(Dataset entries)

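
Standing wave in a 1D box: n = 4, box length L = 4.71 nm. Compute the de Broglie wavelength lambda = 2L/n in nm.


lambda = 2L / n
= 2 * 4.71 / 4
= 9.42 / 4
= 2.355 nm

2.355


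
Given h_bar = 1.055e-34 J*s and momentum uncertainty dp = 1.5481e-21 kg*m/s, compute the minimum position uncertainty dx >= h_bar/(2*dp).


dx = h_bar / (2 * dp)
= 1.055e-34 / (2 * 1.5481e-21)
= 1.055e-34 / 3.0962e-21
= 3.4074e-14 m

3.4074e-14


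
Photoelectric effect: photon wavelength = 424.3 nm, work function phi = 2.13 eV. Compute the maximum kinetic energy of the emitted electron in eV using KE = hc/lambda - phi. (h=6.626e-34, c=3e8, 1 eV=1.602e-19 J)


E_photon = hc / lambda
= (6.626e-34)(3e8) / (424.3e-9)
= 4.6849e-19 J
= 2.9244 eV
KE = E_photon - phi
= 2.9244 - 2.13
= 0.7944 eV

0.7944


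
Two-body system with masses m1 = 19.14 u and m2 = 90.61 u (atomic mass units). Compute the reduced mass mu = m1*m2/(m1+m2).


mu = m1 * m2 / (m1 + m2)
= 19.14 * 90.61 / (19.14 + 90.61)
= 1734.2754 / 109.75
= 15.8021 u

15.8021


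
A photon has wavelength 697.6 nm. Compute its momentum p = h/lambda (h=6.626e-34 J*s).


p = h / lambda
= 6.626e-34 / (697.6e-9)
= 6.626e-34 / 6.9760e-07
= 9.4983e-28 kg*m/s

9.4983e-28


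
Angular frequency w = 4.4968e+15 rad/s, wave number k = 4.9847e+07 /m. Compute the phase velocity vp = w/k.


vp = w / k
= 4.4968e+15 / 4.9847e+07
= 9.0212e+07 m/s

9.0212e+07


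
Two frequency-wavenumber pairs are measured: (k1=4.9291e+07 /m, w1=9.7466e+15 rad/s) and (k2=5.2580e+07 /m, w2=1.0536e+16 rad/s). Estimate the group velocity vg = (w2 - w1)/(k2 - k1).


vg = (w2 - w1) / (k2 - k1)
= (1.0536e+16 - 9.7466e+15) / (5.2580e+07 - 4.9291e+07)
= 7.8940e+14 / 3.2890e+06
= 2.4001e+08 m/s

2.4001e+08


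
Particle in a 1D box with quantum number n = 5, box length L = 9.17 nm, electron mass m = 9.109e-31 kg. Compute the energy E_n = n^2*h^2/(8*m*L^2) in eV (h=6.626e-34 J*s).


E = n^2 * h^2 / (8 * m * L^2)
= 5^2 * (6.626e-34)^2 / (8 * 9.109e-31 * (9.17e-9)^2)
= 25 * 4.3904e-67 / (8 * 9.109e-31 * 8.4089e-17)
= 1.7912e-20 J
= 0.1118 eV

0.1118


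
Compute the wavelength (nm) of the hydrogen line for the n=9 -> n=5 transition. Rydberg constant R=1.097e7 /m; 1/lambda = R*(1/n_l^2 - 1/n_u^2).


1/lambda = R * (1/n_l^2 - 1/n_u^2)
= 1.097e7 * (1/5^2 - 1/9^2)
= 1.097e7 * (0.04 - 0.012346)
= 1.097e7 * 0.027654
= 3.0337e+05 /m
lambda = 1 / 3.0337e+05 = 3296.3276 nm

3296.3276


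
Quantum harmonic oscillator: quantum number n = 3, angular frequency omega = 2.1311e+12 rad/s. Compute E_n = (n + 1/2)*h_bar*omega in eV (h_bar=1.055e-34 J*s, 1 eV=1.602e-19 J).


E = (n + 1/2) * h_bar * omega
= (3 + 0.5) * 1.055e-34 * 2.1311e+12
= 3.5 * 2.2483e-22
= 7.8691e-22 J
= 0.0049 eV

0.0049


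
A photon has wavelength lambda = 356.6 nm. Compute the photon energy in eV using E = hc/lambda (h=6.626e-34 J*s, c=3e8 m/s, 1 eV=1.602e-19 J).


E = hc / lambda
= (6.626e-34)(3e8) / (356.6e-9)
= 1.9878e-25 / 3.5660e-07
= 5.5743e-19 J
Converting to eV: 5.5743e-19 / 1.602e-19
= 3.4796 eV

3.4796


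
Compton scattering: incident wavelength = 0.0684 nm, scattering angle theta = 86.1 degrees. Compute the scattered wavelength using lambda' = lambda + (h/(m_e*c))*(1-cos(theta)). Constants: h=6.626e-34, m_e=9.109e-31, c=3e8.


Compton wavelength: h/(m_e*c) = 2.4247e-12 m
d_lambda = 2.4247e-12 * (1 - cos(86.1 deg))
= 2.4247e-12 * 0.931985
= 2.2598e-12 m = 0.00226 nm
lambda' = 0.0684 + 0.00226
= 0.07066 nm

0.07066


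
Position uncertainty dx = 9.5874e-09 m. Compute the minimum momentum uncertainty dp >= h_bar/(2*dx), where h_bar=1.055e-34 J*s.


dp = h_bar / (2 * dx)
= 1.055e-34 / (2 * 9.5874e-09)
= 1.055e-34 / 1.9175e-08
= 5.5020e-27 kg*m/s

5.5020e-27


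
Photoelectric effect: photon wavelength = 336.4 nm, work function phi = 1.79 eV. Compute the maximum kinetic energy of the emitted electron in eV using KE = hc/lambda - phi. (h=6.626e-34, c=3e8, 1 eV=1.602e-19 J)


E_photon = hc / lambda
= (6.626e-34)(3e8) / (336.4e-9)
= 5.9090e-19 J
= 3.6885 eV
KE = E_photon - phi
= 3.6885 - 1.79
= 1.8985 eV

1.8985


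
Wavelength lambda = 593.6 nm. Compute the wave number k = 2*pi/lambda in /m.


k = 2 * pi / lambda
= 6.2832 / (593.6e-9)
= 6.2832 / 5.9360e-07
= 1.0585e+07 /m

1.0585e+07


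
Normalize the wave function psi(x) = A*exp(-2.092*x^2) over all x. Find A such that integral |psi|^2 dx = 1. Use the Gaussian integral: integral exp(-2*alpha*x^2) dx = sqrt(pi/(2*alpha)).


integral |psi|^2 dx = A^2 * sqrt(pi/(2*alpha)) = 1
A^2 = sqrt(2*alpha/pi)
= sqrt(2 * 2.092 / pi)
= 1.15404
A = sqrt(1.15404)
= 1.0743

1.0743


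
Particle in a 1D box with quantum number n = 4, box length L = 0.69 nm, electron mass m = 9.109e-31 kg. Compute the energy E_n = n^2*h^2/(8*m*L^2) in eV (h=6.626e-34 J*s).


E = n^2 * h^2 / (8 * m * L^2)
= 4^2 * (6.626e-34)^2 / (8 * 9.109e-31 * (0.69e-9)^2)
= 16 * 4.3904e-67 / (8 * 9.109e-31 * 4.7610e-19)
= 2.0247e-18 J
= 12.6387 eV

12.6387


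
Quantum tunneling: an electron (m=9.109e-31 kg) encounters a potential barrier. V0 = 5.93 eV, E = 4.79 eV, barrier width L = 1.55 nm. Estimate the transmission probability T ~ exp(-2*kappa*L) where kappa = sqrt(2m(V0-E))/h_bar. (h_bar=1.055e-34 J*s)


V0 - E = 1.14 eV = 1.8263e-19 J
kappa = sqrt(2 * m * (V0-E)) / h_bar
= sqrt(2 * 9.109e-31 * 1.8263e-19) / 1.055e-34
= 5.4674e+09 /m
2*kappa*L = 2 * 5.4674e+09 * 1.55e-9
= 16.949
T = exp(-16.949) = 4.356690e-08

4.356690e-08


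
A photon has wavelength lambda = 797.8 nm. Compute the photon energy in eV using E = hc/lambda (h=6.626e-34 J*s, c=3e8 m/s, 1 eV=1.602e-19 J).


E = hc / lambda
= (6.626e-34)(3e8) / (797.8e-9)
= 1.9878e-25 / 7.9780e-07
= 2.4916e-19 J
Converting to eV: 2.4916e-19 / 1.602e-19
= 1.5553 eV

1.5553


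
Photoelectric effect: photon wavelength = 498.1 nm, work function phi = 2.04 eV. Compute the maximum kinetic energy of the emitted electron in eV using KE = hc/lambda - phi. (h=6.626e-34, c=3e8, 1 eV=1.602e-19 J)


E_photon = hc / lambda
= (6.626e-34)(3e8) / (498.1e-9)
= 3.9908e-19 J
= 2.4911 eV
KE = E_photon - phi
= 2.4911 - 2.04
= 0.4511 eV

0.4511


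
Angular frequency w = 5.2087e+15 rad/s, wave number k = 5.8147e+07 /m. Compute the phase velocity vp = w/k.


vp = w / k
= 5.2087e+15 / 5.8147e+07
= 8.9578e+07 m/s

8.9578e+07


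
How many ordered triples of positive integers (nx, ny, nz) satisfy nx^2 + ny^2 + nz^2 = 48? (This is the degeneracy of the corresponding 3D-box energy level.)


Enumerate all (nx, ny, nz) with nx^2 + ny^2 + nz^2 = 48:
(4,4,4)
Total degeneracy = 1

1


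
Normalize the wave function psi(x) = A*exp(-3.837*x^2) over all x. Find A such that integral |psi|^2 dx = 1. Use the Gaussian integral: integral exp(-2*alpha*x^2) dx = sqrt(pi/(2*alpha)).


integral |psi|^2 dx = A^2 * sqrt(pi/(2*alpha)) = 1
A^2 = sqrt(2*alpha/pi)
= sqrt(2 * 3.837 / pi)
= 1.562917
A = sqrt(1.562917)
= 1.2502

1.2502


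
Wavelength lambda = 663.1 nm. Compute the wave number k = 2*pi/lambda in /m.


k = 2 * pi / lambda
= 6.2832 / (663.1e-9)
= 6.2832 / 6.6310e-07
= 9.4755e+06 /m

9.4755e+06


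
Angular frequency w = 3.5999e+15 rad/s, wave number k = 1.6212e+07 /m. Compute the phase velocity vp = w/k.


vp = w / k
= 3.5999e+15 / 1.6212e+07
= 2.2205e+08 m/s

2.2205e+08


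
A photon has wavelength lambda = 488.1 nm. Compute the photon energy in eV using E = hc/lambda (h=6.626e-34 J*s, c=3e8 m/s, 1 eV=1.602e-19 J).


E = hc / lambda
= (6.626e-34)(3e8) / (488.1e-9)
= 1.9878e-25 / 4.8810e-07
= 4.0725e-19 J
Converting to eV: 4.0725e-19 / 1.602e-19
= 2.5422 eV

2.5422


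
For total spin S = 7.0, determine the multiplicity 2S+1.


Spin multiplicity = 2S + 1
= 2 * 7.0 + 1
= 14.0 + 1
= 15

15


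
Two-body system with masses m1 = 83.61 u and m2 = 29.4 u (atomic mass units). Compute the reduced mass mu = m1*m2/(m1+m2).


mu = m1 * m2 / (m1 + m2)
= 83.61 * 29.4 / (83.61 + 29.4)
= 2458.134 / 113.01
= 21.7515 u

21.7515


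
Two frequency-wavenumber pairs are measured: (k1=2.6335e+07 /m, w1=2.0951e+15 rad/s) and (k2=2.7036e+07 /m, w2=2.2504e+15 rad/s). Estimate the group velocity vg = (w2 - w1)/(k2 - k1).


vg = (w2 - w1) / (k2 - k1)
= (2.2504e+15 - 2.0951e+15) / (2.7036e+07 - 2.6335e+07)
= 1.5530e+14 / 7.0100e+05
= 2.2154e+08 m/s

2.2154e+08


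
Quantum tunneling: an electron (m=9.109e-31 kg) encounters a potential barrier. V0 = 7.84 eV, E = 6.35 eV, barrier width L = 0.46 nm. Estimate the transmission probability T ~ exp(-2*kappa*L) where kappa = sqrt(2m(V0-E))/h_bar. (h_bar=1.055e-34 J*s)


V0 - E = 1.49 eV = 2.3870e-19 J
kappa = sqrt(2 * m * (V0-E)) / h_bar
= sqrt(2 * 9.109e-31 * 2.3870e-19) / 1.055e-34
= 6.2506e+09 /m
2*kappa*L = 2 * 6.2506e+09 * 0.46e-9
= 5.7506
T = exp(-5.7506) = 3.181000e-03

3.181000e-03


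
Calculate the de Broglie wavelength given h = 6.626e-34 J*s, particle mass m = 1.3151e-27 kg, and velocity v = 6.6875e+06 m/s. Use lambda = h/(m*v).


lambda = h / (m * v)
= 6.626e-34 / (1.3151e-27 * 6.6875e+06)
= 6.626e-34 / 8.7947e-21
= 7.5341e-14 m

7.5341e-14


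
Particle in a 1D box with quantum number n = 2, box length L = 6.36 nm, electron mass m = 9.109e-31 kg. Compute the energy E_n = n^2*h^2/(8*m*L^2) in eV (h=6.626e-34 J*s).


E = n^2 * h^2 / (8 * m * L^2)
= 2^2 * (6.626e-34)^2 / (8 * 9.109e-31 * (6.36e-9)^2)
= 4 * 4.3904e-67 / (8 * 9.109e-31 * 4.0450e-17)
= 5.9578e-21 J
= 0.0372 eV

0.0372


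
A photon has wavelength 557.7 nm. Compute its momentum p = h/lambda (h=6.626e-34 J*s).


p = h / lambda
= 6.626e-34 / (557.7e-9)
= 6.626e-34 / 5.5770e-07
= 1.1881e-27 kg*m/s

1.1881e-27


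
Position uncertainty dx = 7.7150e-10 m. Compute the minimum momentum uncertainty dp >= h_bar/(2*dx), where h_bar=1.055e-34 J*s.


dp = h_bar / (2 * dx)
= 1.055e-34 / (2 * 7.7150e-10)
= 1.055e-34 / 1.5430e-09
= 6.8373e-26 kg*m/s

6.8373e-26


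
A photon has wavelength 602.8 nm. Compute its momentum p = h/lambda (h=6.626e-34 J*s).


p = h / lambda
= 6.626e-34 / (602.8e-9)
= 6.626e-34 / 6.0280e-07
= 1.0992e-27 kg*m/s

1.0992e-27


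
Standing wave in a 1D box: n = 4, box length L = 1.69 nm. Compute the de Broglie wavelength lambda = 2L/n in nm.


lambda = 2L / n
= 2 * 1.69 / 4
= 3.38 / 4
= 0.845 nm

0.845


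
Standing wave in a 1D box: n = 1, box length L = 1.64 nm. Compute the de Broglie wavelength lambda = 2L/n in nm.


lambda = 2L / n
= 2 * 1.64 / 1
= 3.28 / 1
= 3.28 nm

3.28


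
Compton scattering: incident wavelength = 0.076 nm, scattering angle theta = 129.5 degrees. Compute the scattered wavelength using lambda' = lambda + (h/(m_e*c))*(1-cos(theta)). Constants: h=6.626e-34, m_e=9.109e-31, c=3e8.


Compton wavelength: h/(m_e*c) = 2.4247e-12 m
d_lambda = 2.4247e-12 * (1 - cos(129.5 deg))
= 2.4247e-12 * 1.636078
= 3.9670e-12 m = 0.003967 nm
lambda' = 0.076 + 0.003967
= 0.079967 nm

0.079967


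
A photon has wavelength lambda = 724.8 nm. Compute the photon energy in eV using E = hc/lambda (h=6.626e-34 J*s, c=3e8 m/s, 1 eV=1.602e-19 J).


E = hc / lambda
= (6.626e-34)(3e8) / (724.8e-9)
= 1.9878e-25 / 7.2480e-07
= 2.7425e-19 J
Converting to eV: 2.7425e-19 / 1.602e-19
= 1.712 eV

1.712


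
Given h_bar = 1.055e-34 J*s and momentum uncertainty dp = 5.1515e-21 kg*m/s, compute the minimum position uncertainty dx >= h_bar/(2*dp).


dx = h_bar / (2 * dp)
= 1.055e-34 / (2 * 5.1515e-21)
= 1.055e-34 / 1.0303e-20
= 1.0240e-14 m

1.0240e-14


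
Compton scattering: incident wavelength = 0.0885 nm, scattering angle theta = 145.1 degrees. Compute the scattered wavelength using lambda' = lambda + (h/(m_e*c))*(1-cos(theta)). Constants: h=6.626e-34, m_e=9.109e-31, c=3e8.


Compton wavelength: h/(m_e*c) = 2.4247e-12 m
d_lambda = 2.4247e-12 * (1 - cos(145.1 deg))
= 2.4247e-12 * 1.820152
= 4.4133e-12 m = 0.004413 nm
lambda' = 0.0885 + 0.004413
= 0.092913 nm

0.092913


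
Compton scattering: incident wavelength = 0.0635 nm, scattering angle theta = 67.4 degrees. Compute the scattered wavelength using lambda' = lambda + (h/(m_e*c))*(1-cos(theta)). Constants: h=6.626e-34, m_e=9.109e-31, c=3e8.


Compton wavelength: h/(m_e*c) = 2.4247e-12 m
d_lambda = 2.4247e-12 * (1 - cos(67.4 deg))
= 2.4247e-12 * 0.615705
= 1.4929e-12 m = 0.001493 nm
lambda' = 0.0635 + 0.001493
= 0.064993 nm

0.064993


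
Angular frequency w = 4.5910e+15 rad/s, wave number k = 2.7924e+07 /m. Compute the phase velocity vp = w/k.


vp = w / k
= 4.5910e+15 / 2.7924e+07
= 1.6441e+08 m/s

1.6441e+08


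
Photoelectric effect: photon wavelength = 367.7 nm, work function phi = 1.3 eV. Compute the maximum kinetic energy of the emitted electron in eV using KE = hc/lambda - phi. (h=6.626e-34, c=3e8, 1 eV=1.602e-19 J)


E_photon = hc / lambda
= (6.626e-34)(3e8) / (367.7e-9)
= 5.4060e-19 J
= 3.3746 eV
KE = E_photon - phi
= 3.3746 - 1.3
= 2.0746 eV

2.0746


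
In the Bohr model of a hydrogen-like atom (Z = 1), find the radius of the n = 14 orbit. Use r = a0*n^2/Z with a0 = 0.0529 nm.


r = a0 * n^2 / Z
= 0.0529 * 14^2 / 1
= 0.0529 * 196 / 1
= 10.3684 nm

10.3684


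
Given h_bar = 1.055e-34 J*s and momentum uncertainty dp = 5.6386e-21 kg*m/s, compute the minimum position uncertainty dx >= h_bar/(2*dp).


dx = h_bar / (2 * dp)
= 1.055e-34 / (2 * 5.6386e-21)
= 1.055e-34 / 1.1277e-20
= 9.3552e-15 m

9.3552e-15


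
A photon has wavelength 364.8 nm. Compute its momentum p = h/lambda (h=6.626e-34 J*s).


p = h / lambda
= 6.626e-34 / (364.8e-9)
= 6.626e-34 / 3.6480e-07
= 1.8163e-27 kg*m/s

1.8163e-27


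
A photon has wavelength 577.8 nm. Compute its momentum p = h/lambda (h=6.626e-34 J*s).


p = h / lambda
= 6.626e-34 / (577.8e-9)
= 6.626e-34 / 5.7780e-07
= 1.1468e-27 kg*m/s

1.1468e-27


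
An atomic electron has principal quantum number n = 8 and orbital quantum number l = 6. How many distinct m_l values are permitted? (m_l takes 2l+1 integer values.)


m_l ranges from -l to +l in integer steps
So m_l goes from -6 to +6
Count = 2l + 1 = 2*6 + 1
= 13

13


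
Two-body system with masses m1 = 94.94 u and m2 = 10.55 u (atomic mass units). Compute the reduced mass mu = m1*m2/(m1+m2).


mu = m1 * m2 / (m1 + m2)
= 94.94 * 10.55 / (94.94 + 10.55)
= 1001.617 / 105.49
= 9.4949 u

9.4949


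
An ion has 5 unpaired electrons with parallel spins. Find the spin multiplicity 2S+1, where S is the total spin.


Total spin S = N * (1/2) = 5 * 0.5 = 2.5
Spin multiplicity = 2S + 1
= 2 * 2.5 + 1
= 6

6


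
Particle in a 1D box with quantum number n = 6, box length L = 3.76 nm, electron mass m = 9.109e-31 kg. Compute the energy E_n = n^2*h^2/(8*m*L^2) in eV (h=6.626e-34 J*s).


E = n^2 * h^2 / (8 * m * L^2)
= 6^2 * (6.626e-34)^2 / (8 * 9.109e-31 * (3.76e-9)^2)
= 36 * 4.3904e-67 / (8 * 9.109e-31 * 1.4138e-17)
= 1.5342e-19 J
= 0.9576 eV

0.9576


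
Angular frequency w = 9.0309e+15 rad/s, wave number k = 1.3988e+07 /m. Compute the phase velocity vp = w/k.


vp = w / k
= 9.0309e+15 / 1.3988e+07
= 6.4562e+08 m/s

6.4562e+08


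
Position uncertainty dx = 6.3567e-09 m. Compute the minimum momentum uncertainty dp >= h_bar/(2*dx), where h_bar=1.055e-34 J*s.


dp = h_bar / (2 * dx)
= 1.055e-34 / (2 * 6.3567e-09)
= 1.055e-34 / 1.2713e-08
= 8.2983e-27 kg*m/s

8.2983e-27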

### Try it
Nothing but the lines from the one with "Position uncertainty dx = 6.3567e-09" through the last line of the records above should be retyped, and those word for word.

### Response area
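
Position uncertainty dx = 6.3567e-09 m. Compute the minimum momentum uncertainty dp >= h_bar/(2*dx), where h_bar=1.055e-34 J*s.


dp = h_bar / (2 * dx)
= 1.055e-34 / (2 * 6.3567e-09)
= 1.055e-34 / 1.2713e-08
= 8.2983e-27 kg*m/s

8.2983e-27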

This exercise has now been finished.